Work instructions — Tally the lines in the data below in which the word "What" occurs, then give only the total.

Provided entries —
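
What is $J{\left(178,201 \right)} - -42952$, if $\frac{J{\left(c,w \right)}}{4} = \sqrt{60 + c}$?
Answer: $42952 + 4 \sqrt{238} \approx 43014.0$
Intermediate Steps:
$J{\left(c,w \right)} = 4 \sqrt{60 + c}$
$J{\left(178,201 \right)} - -42952 = 4 \sqrt{60 + 178} - -42952 = 4 \sqrt{238} + 42952 = 42952 + 4 \sqrt{238}$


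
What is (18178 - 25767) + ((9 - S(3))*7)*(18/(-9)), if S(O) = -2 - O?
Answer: -7785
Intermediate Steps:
(18178 - 25767) + ((9 - S(3))*7)*(18/(-9)) = (18178 - 25767) + ((9 - (-2 - 1*3))*7)*(18/(-9)) = -7589 + ((9 - (-2 - 3))*7)*(18*(-⅑)) = -7589 + ((9 - 1*(-5))*7)*(-2) = -7589 + ((9 + 5)*7)*(-2) = -7589 + (14*7)*(-2) = -7589 + 98*(-2) = -7589 - 196 = -7785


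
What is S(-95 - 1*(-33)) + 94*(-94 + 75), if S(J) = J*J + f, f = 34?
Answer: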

Result of the exercise — 3